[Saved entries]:
++++

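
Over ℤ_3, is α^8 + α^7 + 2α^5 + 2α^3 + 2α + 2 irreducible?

Yes

Write g(α) = α^8 + α^7 + 2α^5 + 2α^3 + 2α + 2.
Check for roots in ℤ_3: g(0) = 2; g(1) = 1; g(2) = 2.
No roots, so no linear factors.
Monic irreducibles of degree 2 over GF(3): α^2 + 1, α^2 + α + 2, α^2 + 2α + 2.
None of them divide g (all give nonzero remainder).
Degree-3 irreducible divisors: test the 8 monic irreducibles of degree 3 over GF(3).
None of them divide g (all give nonzero remainder).
Degree-4 irreducible divisors: test the 18 monic irreducibles of degree 4 over GF(3).
None of them divide g (all give nonzero remainder).
No irreducible factor of degree ≤ 4 exists, so g is irreducible over GF(3).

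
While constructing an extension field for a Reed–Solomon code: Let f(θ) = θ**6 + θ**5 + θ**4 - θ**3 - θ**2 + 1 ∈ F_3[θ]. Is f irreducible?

Yes

Check for roots in F_3: f(0) = 1; f(1) = 2; f(2) = 2.
No roots, so no linear factors.
Monic irreducibles of degree 2 over GF(3): θ**2 + 1, θ**2 + θ - 1, θ**2 - θ - 1.
None of them divide f (all give nonzero remainder).
Degree-3 irreducible divisors: test the 8 monic irreducibles of degree 3 over GF(3).
None of them divide f (all give nonzero remainder).
No irreducible factor of degree ≤ 3 exists, so f is irreducible over GF(3).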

++++

[WORK REQUIRED]:
What is needed is an exact copy of the lines from the one containing "While constructing an" through the final line of the data, both included, and nothing more.

[OUTPUT OF THE EXERCISE]:
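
While constructing an extension field for a Reed–Solomon code: Let f(θ) = θ**6 + θ**5 + θ**4 - θ**3 - θ**2 + 1 ∈ F_3[θ]. Is f irreducible?

Yes

Check for roots in F_3: f(0) = 1; f(1) = 2; f(2) = 2.
No roots, so no linear factors.
Monic irreducibles of degree 2 over GF(3): θ**2 + 1, θ**2 + θ - 1, θ**2 - θ - 1.
None of them divide f (all give nonzero remainder).
Degree-3 irreducible divisors: test the 8 monic irreducibles of degree 3 over GF(3).
None of them divide f (all give nonzero remainder).
No irreducible factor of degree ≤ 3 exists, so f is irreducible over GF(3).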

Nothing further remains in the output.